_DATA FOR REVIEW_

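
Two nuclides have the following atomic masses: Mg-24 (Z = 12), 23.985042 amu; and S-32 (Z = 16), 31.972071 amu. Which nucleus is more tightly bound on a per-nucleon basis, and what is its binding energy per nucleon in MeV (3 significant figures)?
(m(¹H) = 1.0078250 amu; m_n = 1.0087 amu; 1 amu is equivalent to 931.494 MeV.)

Mg-24: Σm = 12(1.0078250) + 12(1.0087) = 24.1983000 amu; Δm = 0.2132580 amu; E_B = 198.65 MeV; E_B/A = 8.277 MeV
S-32: Σm = 16(1.0078250) + 16(1.0087) = 32.2644000 amu; Δm = 0.2923290 amu; E_B = 272.30 MeV; E_B/A = 8.509 MeV
S-32 has the higher binding energy per nucleon, so it is the more tightly bound nucleus.

S-32; 8.51 MeV/nucleon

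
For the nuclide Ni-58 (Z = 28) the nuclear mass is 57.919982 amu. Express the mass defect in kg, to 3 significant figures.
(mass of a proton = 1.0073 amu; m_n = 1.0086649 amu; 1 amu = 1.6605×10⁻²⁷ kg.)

Σm = 28·m_p + 30·m_n = 28.2044 + 30.2599470 = 58.4643470 amu
The mass defect is 58.4643470 − 57.919982 = 0.5443650 amu.
In SI units: 0.5443650 amu × 1.6605×10⁻²⁷ kg/amu = 9.0392e-28 kg

9.04e-28 kg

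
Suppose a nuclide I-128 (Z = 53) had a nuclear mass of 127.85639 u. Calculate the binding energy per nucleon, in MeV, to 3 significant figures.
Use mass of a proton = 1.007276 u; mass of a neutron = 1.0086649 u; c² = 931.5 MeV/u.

The nucleus contains 53 protons and 128 − 53 = 75 neutrons.
Total constituent mass: 53 × 1.007276 + 75 × 1.0086649 = 129.0354955 u
Δm = 129.0354955 − 127.85639 = 1.1791055 u
E_B = 1.1791055 × 931.5 = 1098.34 MeV
BE/A = 1098.34 MeV / 128 = 8.581 MeV/nucleon

8.58 MeV/nucleon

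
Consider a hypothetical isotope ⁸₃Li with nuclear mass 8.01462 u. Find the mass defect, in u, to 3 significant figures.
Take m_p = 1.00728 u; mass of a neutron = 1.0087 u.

0.0507 u

Mass of separated nucleons = 3(1.00728) + 5(1.0087) = 3.02184 + 5.0435 = 8.06534 u
The mass defect is 8.06534 − 8.01462 = 0.05072 u.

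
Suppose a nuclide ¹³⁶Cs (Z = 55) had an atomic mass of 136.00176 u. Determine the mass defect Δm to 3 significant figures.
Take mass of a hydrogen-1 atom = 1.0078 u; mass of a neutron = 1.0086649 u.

The nucleus contains 55 protons and 136 − 55 = 81 neutrons.
Total constituent mass: 55 × 1.0078 + 81 × 1.0086649 = 137.1308569 u
The mass defect is 137.1308569 − 136.00176 = 1.1290969 u.

1.13 u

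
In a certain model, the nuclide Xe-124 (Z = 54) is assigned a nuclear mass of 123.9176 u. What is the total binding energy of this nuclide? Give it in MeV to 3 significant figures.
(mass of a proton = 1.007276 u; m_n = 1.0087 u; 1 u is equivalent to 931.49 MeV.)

1010 MeV

Σm = 54·m_p + 70·m_n = 54.392904 + 70.6090 = 125.001904 u
The mass defect is 125.001904 − 123.9176 = 1.084304 u.
E_B = 1.084304 × 931.49 = 1010.02 MeV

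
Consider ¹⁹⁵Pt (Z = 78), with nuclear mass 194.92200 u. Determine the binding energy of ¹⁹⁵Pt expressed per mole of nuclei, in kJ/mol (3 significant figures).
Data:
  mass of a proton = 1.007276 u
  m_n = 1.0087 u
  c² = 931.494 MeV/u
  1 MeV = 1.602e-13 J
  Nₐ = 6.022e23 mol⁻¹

1.49e+11 kJ/mol

With 78 protons and 117 neutrons (A = 195):
Mass of separated nucleons = 78(1.007276) + 117(1.0087) = 78.567528 + 118.0179 = 196.585428 u
Mass defect Δm = 196.585428 − 194.92200 = 1.663428 u
Binding energy = Δm·c² = 1.663428 × 931.494 MeV/u = 1549.47 MeV
Per nucleus in joules: 1549.47 MeV × 1.602e-13 J/MeV = 2.4823e-10 J
Per mole: 2.4823e-10 J × 6.022e23 mol⁻¹ = 1.4948e+14 J/mol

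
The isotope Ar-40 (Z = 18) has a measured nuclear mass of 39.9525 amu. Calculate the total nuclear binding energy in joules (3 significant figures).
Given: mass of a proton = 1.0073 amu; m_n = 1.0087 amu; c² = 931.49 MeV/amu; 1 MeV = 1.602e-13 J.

5.53e-11 J

With 18 protons and 22 neutrons (A = 40):
Total constituent mass: 18 × 1.0073 + 22 × 1.0087 = 40.3228 amu
Mass defect Δm = 40.3228 − 39.9525 = 0.3703 amu
Binding energy = Δm·c² = 0.3703 × 931.49 MeV/amu = 344.931 MeV
In joules: 344.931 MeV × 1.602e-13 J/MeV = 5.5258e-11 J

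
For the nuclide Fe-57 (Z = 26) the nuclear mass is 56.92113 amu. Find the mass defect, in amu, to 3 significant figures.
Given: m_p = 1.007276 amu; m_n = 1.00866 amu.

Z = 26, so N = A − Z = 57 − 26 = 31.
Mass of separated nucleons = 26(1.007276) + 31(1.00866) = 26.189176 + 31.26846 = 57.457636 amu
Mass defect Δm = 57.457636 − 56.92113 = 0.536506 amu

0.537 amu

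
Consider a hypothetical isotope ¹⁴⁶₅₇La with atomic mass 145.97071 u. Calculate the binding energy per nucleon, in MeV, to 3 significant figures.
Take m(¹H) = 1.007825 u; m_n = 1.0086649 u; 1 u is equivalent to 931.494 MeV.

Σm = 57·m(¹H) + 89·m_n = 57.446025 + 89.7711761 = 147.2172011 u
Mass defect Δm = 147.2172011 − 145.97071 = 1.2464911 u
E_B = 1.2464911 × 931.494 = 1161.10 MeV
BE/A = 1161.10 MeV / 146 = 7.953 MeV/nucleon

7.95 MeV/nucleon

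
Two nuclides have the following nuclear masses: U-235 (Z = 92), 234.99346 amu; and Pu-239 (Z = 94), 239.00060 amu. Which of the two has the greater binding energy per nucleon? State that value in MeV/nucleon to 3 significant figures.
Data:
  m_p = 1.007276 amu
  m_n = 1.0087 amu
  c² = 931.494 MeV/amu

U-235; 7.61 MeV/nucleon

U-235: Σm = 92(1.007276) + 143(1.0087) = 236.913492 amu; Δm = 1.920032 amu; E_B = 1788.5 MeV; E_B/A = 7.611 MeV
Pu-239: Σm = 94(1.007276) + 145(1.0087) = 240.945444 amu; Δm = 1.944844 amu; E_B = 1811.6 MeV; E_B/A = 7.580 MeV
U-235 has the higher binding energy per nucleon, so it is the more tightly bound nucleus.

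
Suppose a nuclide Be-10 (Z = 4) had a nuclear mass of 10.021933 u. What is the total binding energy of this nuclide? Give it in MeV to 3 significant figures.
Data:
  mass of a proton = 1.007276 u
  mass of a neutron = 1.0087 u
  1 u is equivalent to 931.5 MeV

Z = 4, so N = A − Z = 10 − 4 = 6.
Mass of separated nucleons = 4(1.007276) + 6(1.0087) = 4.029104 + 6.0522 = 10.081304 u
Mass defect Δm = 10.081304 − 10.021933 = 0.059371 u
E_B = 0.059371 × 931.5 = 55.3041 MeV

55.3 MeV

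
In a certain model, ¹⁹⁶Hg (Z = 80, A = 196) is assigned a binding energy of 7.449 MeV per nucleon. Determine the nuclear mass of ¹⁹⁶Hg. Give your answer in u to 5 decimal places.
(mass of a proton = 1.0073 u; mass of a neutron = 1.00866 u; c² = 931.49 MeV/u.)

196.02117 u

Total binding energy = 196 × 7.449 = 1460.004 MeV
Mass defect = 1460.004 MeV / (931.49 MeV/u) = 1.5673856 u
Constituent mass = 80(1.0073) + 116(1.00866) = 197.58856 u
Nuclear mass = 197.58856 − 1.5673856 = 196.0211744 u ≈ 196.02117 u (to 5 decimal places)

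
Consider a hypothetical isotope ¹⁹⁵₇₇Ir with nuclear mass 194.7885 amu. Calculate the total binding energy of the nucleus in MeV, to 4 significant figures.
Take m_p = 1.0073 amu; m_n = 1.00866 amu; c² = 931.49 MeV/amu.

Z = 77, so N = A − Z = 195 − 77 = 118.
Σm = 77·m_p + 118·m_n = 77.5621 + 119.02188 = 196.58398 amu
Δm = 196.58398 − 194.7885 = 1.79548 amu
Binding energy = Δm·c² = 1.79548 × 931.49 MeV/amu = 1672.47 MeV

1672 MeV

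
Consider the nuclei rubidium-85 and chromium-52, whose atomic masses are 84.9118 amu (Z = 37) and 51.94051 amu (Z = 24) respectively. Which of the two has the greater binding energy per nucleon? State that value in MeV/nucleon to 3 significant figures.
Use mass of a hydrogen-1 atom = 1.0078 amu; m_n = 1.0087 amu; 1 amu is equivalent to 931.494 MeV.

rubidium-85: Σm = 37(1.0078) + 48(1.0087) = 85.7062 amu; Δm = 0.7944 amu; E_B = 739.98 MeV; E_B/A = 8.706 MeV
chromium-52: Σm = 24(1.0078) + 28(1.0087) = 52.4308 amu; Δm = 0.49029 amu; E_B = 456.70 MeV; E_B/A = 8.783 MeV
chromium-52 has the higher binding energy per nucleon, so it is the more tightly bound nucleus.

chromium-52; 8.78 MeV/nucleon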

_WORK TASK_
Pull every line containing the word "this" out of the listing.

_PROBLEM SOLUTION_
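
In a certain model, the nuclide Xe-124 (Z = 54) is assigned a nuclear mass of 123.9176 u. What is the total binding energy of this nuclide? Give it in MeV to 3 significant figures.
Suppose a nuclide Be-10 (Z = 4) had a nuclear mass of 10.021933 u. What is the total binding energy of this nuclide? Give it in MeV to 3 significant figures.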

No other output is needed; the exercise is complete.